WORK ITEM: Lines from the first one down to the one containing "(0,6) — (4,1) — (8,6)" in the data below are the only ones needed; please return them exactly, both ends included.

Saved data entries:
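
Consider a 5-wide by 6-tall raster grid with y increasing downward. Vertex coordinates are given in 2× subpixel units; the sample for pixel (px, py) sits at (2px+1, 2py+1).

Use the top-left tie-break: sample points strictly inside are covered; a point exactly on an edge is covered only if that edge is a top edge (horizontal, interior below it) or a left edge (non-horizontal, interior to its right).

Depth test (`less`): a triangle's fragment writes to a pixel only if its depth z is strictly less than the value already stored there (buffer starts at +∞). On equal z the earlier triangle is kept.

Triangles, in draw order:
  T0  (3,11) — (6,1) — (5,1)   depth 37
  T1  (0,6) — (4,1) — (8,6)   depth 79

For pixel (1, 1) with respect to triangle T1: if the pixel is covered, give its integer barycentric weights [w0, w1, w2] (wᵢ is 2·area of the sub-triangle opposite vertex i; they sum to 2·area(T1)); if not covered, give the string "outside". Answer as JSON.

T0:
  2·area = 10  (B↔C swapped to make it positive)
  edge (3, 11)→(5, 1): d=(2,-10) top-left  bias=+0
  edge (5, 1)→(6, 1): d=(1,0) top-left  bias=+0
  edge (6, 1)→(3, 11): d=(-3,10) right/bottom  bias=-1
    (0,0)@(1, 1): e=[-40,0,50] → .  [on edge]
    (1,0)@(3, 1): e=[-20,0,30] → .  [on edge]
    (2,0)@(5, 1): e=[0,0,10] → X  [on edge]
    (3,0)@(7, 1): e=[20,0,-10] → .  [on edge]
    (4,0)@(9, 1): e=[40,0,-30] → .  [on edge]
    (2,1)@(5, 3): e=[4,2,4] → X
    (3,1)@(7, 3): e=[24,2,-16] → .
    (2,2)@(5, 5): e=[8,4,-2] → .
    (1,5)@(3, 11): e=[0,10,0] → .  [on edge]
  covered (2 px):
    . . X . .
    . . X . .
    . . . . .
    . . . . .
    . . . . .
    . . . . .
T1:
  2·area = 40
  edge (0, 6)→(4, 1): d=(4,-5) top-left  bias=+0
  edge (4, 1)→(8, 6): d=(4,5) right/bottom  bias=-1
  edge (8, 6)→(0, 6): d=(-8,0) right/bottom  bias=-1
    (1,1)@(3, 3): e=[3,13,24] → X
    (2,1)@(5, 3): e=[13,3,24] → X
    (3,1)@(7, 3): e=[23,-7,24] → .
    (0,2)@(1, 5): e=[1,31,8] → X
    (3,2)@(7, 5): e=[31,1,8] → X
    (4,2)@(9, 5): e=[41,-9,8] → .
    (0,3)@(1, 7): e=[9,39,-8] → .
    (1,3)@(3, 7): e=[19,29,-8] → .
    (2,3)@(5, 7): e=[29,19,-8] → .
    (3,3)@(7, 7): e=[39,9,-8] → .
  covered (6 px):
    . . . . .
    . X X . .
    X X X X .
    . . . . .
    . . . . .
    . . . . .

Final: [13,24,3]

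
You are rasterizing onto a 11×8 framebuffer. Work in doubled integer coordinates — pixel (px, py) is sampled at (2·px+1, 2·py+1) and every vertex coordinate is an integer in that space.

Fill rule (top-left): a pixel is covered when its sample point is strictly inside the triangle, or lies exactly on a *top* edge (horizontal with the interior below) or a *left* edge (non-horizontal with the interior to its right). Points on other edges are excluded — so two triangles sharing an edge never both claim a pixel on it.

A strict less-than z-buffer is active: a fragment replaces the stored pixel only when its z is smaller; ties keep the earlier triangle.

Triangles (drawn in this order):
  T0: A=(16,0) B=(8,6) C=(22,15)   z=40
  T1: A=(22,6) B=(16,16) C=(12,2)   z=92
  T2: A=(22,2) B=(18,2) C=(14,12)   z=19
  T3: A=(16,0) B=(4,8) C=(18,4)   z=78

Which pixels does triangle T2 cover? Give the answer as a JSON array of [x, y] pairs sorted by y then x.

T0:
  2·area = 156  (B↔C swapped to make it positive)
  edge (16, 0)→(22, 15): d=(6,15) right/bottom  bias=-1
  edge (22, 15)→(8, 6): d=(-14,-9) top-left  bias=+0
  edge (8, 6)→(16, 0): d=(8,-6) top-left  bias=+0
    (7,0)@(15, 1): e=[21,133,2] → #
    (8,0)@(17, 1): e=[-9,151,14] → ·
    (6,1)@(13, 3): e=[63,87,6] → #
    (8,1)@(17, 3): e=[3,123,30] → #
    (9,1)@(19, 3): e=[-27,141,42] → ·
    (5,2)@(11, 5): e=[105,41,10] → #
    (9,2)@(19, 5): e=[-15,113,58] → ·
    (5,3)@(11, 7): e=[117,13,26] → #
    (9,3)@(19, 7): e=[-3,85,74] → ·
    (5,4)@(11, 9): e=[129,-15,42] → ·
    (6,4)@(13, 9): e=[99,3,54] → #
    (9,4)@(19, 9): e=[9,57,90] → #
  covered (20 px):
    · · · · · · · # · · ·
    · · · · · · # # # · ·
    · · · · · # # # # · ·
    · · · · · # # # # · ·
    · · · · · · # # # # ·
    · · · · · · · · # # ·
    · · · · · · · · · # #
    · · · · · · · · · · ·
T1:
  2·area = 124
  edge (22, 6)→(16, 16): d=(-6,10) right/bottom  bias=-1
  edge (16, 16)→(12, 2): d=(-4,-14) top-left  bias=+0
  edge (12, 2)→(22, 6): d=(10,4) right/bottom  bias=-1
    (6,1)@(13, 3): e=[108,10,6] → #
    (7,1)@(15, 3): e=[88,38,-2] → ·
    (6,2)@(13, 5): e=[96,2,26] → #
    (7,2)@(15, 5): e=[76,30,18] → #
    (8,2)@(17, 5): e=[56,58,10] → #
    (9,2)@(19, 5): e=[36,86,2] → #
    (10,2)@(21, 5): e=[16,114,-6] → ·
    (6,3)@(13, 7): e=[84,-6,46] → ·
    (7,3)@(15, 7): e=[64,22,38] → #
    (10,3)@(21, 7): e=[4,106,14] → #
    (7,4)@(15, 9): e=[52,14,58] → #
    (10,4)@(21, 9): e=[-8,98,34] → ·
    (9,5)@(19, 11): e=[0,62,62] → ·  [on edge]
  covered (15 px):
    · · · · · · · · · · ·
    · · · · · · # · · · ·
    · · · · · · # # # # ·
    · · · · · · · # # # #
    · · · · · · · # # # ·
    · · · · · · · # # · ·
    · · · · · · · · # · ·
    · · · · · · · · · · ·
T2:
  2·area = 40  (B↔C swapped to make it positive)
  edge (22, 2)→(14, 12): d=(-8,10) right/bottom  bias=-1
  edge (14, 12)→(18, 2): d=(4,-10) top-left  bias=+0
  edge (18, 2)→(22, 2): d=(4,0) top-left  bias=+0
    (9,1)@(19, 3): e=[22,14,4] → #
    (10,1)@(21, 3): e=[2,34,4] → #
    (8,2)@(17, 5): e=[26,2,12] → #
    (10,2)@(21, 5): e=[-14,42,12] → ·
    (8,3)@(17, 7): e=[10,10,20] → #
    (9,3)@(19, 7): e=[-10,30,20] → ·
    (8,4)@(17, 9): e=[-6,18,28] → ·
  covered (5 px):
    · · · · · · · · · · ·
    · · · · · · · · · # #
    · · · · · · · · # # ·
    · · · · · · · · # · ·
    · · · · · · · · · · ·
    · · · · · · · · · · ·
    · · · · · · · · · · ·
    · · · · · · · · · · ·
T3:
  2·area = 64  (B↔C swapped to make it positive)
  edge (16, 0)→(18, 4): d=(2,4) right/bottom  bias=-1
  edge (18, 4)→(4, 8): d=(-14,4) right/bottom  bias=-1
  edge (4, 8)→(16, 0): d=(12,-8) top-left  bias=+0
    (7,0)@(15, 1): e=[6,54,4] → #
    (8,0)@(17, 1): e=[-2,46,20] → ·
    (6,1)@(13, 3): e=[18,34,12] → #
    (8,1)@(17, 3): e=[2,18,44] → #
    (9,1)@(19, 3): e=[-6,10,60] → ·
    (4,2)@(9, 5): e=[38,22,4] → #
    (5,2)@(11, 5): e=[30,14,20] → #
    (7,2)@(15, 5): e=[14,-2,52] → ·
    (8,2)@(17, 5): e=[6,-10,68] → ·
    (3,3)@(7, 7): e=[50,2,12] → #
    (4,3)@(9, 7): e=[42,-6,28] → ·
    (5,3)@(11, 7): e=[34,-14,44] → ·
  covered (8 px):
    · · · · · · · # · · ·
    · · · · · · # # # · ·
    · · · · # # # · · · ·
    · · · # · · · · · · ·
    · · · · · · · · · · ·
    · · · · · · · · · · ·
    · · · · · · · · · · ·
    · · · · · · · · · · ·

Final: [[9,1],[10,1],[8,2],[9,2],[8,3]]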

ANSWER SPACE:
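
Consider a 5-wide by 6-tall raster grid with y increasing downward. Vertex coordinates are given in 2× subpixel units; the sample for pixel (px, py) sits at (2px+1, 2py+1).

Use the top-left tie-break: sample points strictly inside are covered; a point exactly on an edge is covered only if that edge is a top edge (horizontal, interior below it) or a left edge (non-horizontal, interior to its right).

Depth test (`less`): a triangle's fragment writes to a pixel only if its depth z is strictly less than the value already stored there (buffer starts at +∞). On equal z the earlier triangle is kept.

Triangles, in draw order:
  T0  (3,11) — (6,1) — (5,1)   depth 37
  T1  (0,6) — (4,1) — (8,6)   depth 79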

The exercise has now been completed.